* _What the task requires_:
Please print the records below exactly as they are.

(Collected data)
== Segment start ==

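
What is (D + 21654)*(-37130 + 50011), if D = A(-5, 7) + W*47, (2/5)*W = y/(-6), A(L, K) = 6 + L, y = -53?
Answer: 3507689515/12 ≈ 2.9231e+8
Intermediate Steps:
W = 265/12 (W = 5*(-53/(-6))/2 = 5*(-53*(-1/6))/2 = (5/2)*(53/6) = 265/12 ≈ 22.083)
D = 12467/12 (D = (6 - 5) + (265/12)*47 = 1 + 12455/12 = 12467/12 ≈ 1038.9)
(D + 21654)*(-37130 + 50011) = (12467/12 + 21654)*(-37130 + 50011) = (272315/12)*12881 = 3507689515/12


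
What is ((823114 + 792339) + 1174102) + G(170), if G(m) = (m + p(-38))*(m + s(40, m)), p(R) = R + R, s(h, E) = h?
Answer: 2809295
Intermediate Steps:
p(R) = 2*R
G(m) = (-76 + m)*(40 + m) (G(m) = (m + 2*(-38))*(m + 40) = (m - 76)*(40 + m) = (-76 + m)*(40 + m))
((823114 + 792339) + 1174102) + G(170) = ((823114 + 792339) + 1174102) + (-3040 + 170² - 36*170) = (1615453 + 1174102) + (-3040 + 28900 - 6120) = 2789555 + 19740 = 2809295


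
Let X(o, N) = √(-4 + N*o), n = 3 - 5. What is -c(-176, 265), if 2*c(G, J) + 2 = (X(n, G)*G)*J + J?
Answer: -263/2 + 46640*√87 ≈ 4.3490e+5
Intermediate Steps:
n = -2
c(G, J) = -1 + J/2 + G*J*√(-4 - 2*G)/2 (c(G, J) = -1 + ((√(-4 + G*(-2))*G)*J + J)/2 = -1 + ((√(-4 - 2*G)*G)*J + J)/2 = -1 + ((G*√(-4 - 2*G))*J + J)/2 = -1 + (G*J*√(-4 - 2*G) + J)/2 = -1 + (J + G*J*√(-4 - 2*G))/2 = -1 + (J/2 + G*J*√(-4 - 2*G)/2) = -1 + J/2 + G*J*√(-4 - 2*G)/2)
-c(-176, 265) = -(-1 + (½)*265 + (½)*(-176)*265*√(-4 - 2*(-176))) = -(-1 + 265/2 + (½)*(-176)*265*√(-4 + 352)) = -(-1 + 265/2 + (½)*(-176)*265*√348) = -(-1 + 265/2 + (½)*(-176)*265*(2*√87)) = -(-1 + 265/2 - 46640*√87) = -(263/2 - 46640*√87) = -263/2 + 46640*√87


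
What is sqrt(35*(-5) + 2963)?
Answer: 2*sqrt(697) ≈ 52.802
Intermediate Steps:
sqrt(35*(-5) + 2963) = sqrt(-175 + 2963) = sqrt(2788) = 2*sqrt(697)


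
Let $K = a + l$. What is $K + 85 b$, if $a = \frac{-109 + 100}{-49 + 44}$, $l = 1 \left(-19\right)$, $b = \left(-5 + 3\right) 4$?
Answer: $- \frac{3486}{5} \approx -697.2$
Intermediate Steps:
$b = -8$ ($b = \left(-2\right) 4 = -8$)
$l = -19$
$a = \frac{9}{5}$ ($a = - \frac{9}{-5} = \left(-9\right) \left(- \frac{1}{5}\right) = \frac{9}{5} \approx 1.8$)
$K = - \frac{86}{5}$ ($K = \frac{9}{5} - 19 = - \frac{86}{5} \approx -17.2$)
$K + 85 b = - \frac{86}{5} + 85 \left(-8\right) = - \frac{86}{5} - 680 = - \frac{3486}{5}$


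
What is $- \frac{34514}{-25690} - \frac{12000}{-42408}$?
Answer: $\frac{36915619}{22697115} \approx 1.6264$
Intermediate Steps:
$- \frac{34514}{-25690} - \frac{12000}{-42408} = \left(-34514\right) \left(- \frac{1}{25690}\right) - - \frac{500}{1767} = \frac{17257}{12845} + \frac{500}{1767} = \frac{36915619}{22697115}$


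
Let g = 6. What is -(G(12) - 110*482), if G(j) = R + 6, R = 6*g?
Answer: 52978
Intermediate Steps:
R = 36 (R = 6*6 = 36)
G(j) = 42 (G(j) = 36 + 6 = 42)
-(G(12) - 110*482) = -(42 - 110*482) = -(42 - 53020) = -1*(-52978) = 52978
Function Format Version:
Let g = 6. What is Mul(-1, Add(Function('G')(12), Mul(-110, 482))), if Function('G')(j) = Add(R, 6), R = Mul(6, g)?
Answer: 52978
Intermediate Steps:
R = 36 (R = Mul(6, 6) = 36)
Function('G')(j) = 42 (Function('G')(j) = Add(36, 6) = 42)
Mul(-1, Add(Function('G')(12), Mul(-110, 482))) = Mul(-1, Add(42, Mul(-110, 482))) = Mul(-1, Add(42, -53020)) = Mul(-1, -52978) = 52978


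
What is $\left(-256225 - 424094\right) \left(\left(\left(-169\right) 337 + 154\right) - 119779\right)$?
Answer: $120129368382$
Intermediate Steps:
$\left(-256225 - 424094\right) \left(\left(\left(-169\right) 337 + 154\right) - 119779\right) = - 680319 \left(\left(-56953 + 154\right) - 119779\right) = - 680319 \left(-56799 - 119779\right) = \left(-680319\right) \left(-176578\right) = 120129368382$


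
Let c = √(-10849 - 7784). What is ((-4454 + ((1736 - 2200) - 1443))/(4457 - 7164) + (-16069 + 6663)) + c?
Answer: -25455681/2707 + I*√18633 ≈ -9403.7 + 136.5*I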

== Segment end ==

* _Your response_:
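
What is (D + 21654)*(-37130 + 50011), if D = A(-5, 7) + W*47, (2/5)*W = y/(-6), A(L, K) = 6 + L, y = -53?
Answer: 3507689515/12 ≈ 2.9231e+8
Intermediate Steps:
W = 265/12 (W = 5*(-53/(-6))/2 = 5*(-53*(-1/6))/2 = (5/2)*(53/6) = 265/12 ≈ 22.083)
D = 12467/12 (D = (6 - 5) + (265/12)*47 = 1 + 12455/12 = 12467/12 ≈ 1038.9)
(D + 21654)*(-37130 + 50011) = (12467/12 + 21654)*(-37130 + 50011) = (272315/12)*12881 = 3507689515/12


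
What is ((823114 + 792339) + 1174102) + G(170), if G(m) = (m + p(-38))*(m + s(40, m)), p(R) = R + R, s(h, E) = h?
Answer: 2809295
Intermediate Steps:
p(R) = 2*R
G(m) = (-76 + m)*(40 + m) (G(m) = (m + 2*(-38))*(m + 40) = (m - 76)*(40 + m) = (-76 + m)*(40 + m))
((823114 + 792339) + 1174102) + G(170) = ((823114 + 792339) + 1174102) + (-3040 + 170² - 36*170) = (1615453 + 1174102) + (-3040 + 28900 - 6120) = 2789555 + 19740 = 2809295


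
Let X(o, N) = √(-4 + N*o), n = 3 - 5. What is -c(-176, 265), if 2*c(G, J) + 2 = (X(n, G)*G)*J + J?
Answer: -263/2 + 46640*√87 ≈ 4.3490e+5
Intermediate Steps:
n = -2
c(G, J) = -1 + J/2 + G*J*√(-4 - 2*G)/2 (c(G, J) = -1 + ((√(-4 + G*(-2))*G)*J + J)/2 = -1 + ((√(-4 - 2*G)*G)*J + J)/2 = -1 + ((G*√(-4 - 2*G))*J + J)/2 = -1 + (G*J*√(-4 - 2*G) + J)/2 = -1 + (J + G*J*√(-4 - 2*G))/2 = -1 + (J/2 + G*J*√(-4 - 2*G)/2) = -1 + J/2 + G*J*√(-4 - 2*G)/2)
-c(-176, 265) = -(-1 + (½)*265 + (½)*(-176)*265*√(-4 - 2*(-176))) = -(-1 + 265/2 + (½)*(-176)*265*√(-4 + 352)) = -(-1 + 265/2 + (½)*(-176)*265*√348) = -(-1 + 265/2 + (½)*(-176)*265*(2*√87)) = -(-1 + 265/2 - 46640*√87) = -(263/2 - 46640*√87) = -263/2 + 46640*√87


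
What is sqrt(35*(-5) + 2963)?
Answer: 2*sqrt(697) ≈ 52.802
Intermediate Steps:
sqrt(35*(-5) + 2963) = sqrt(-175 + 2963) = sqrt(2788) = 2*sqrt(697)


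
Let $K = a + l$. What is $K + 85 b$, if $a = \frac{-109 + 100}{-49 + 44}$, $l = 1 \left(-19\right)$, $b = \left(-5 + 3\right) 4$?
Answer: $- \frac{3486}{5} \approx -697.2$
Intermediate Steps:
$b = -8$ ($b = \left(-2\right) 4 = -8$)
$l = -19$
$a = \frac{9}{5}$ ($a = - \frac{9}{-5} = \left(-9\right) \left(- \frac{1}{5}\right) = \frac{9}{5} \approx 1.8$)
$K = - \frac{86}{5}$ ($K = \frac{9}{5} - 19 = - \frac{86}{5} \approx -17.2$)
$K + 85 b = - \frac{86}{5} + 85 \left(-8\right) = - \frac{86}{5} - 680 = - \frac{3486}{5}$


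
What is $- \frac{34514}{-25690} - \frac{12000}{-42408}$?
Answer: $\frac{36915619}{22697115} \approx 1.6264$
Intermediate Steps:
$- \frac{34514}{-25690} - \frac{12000}{-42408} = \left(-34514\right) \left(- \frac{1}{25690}\right) - - \frac{500}{1767} = \frac{17257}{12845} + \frac{500}{1767} = \frac{36915619}{22697115}$


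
Let g = 6. What is -(G(12) - 110*482), if G(j) = R + 6, R = 6*g?
Answer: 52978
Intermediate Steps:
R = 36 (R = 6*6 = 36)
G(j) = 42 (G(j) = 36 + 6 = 42)
-(G(12) - 110*482) = -(42 - 110*482) = -(42 - 53020) = -1*(-52978) = 52978
Function Format Version:
Let g = 6. What is Mul(-1, Add(Function('G')(12), Mul(-110, 482))), if Function('G')(j) = Add(R, 6), R = Mul(6, g)?
Answer: 52978
Intermediate Steps:
R = 36 (R = Mul(6, 6) = 36)
Function('G')(j) = 42 (Function('G')(j) = Add(36, 6) = 42)
Mul(-1, Add(Function('G')(12), Mul(-110, 482))) = Mul(-1, Add(42, Mul(-110, 482))) = Mul(-1, Add(42, -53020)) = Mul(-1, -52978) = 52978


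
What is $\left(-256225 - 424094\right) \left(\left(\left(-169\right) 337 + 154\right) - 119779\right)$?
Answer: $120129368382$
Intermediate Steps:
$\left(-256225 - 424094\right) \left(\left(\left(-169\right) 337 + 154\right) - 119779\right) = - 680319 \left(\left(-56953 + 154\right) - 119779\right) = - 680319 \left(-56799 - 119779\right) = \left(-680319\right) \left(-176578\right) = 120129368382$


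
Let c = √(-10849 - 7784). What is ((-4454 + ((1736 - 2200) - 1443))/(4457 - 7164) + (-16069 + 6663)) + c?
Answer: -25455681/2707 + I*√18633 ≈ -9403.7 + 136.5*I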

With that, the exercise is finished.